== TASK TO CARRY OUT ==
Return only the lines of the listing below that run from the line with "A solid circular titanium" through the line with "A solid circular structural", both ends included, exactly as written.

== SUPPLIED MATERIAL ==
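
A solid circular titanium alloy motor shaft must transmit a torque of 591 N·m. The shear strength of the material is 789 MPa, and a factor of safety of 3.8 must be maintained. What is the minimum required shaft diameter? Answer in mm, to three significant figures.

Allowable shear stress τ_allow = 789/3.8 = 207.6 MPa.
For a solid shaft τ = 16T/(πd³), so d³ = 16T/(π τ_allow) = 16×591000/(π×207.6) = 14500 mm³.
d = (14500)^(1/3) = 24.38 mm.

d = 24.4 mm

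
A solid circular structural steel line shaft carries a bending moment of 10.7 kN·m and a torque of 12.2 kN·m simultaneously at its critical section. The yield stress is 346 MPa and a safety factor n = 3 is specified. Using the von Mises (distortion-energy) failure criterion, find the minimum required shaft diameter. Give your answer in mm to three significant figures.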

...

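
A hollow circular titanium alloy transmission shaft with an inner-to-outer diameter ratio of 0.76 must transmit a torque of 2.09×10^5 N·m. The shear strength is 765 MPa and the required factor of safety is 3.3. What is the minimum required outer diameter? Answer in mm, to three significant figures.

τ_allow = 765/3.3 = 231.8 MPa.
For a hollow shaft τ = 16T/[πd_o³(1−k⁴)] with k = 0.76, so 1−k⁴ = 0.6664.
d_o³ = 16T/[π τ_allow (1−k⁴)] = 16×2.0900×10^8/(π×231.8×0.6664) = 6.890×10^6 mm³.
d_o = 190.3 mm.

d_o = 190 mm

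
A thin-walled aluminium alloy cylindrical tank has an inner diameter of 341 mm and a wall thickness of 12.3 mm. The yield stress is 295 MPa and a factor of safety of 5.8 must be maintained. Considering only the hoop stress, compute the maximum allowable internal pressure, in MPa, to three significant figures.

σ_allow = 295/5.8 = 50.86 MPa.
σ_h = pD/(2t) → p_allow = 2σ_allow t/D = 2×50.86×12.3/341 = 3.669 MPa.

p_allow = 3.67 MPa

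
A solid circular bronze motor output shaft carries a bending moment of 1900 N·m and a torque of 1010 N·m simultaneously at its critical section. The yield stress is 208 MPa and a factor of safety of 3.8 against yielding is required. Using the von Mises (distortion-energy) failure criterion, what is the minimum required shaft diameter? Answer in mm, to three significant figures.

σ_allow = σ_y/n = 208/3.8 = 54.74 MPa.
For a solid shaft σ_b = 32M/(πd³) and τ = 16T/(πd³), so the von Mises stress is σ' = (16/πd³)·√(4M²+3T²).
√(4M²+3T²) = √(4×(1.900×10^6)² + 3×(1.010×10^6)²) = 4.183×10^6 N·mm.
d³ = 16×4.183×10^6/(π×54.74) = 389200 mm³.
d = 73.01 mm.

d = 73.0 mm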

== THE ANSWER ==
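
A solid circular titanium alloy motor shaft must transmit a torque of 591 N·m. The shear strength of the material is 789 MPa, and a factor of safety of 3.8 must be maintained. What is the minimum required shaft diameter? Answer in mm, to three significant figures.

Allowable shear stress τ_allow = 789/3.8 = 207.6 MPa.
For a solid shaft τ = 16T/(πd³), so d³ = 16T/(π τ_allow) = 16×591000/(π×207.6) = 14500 mm³.
d = (14500)^(1/3) = 24.38 mm.

d = 24.4 mm

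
A solid circular structural steel line shaft carries a bending moment of 10.7 kN·m and a torque of 12.2 kN·m simultaneously at its critical section. The yield stress is 346 MPa and a safety factor n = 3 is specified. Using the von Mises (distortion-energy) failure criterion, find the minimum required shaft diameter. Give your answer in mm to three significant figures.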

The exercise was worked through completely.